+++ Excerpted data +++

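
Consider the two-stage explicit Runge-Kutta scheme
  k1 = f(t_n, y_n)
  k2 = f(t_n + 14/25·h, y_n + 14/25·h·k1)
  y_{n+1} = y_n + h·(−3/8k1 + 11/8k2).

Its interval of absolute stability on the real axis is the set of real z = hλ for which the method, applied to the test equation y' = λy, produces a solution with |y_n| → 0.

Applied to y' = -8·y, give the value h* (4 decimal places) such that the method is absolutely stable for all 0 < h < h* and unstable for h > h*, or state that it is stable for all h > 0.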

+++

The required output is the exact run of lines from the beginning of the records to the line with "h·(−3/8k1 + 11/8k2).", that line included.

Solution for this task
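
Consider the two-stage explicit Runge-Kutta scheme
  k1 = f(t_n, y_n)
  k2 = f(t_n + 14/25·h, y_n + 14/25·h·k1)
  y_{n+1} = y_n + h·(−3/8k1 + 11/8k2).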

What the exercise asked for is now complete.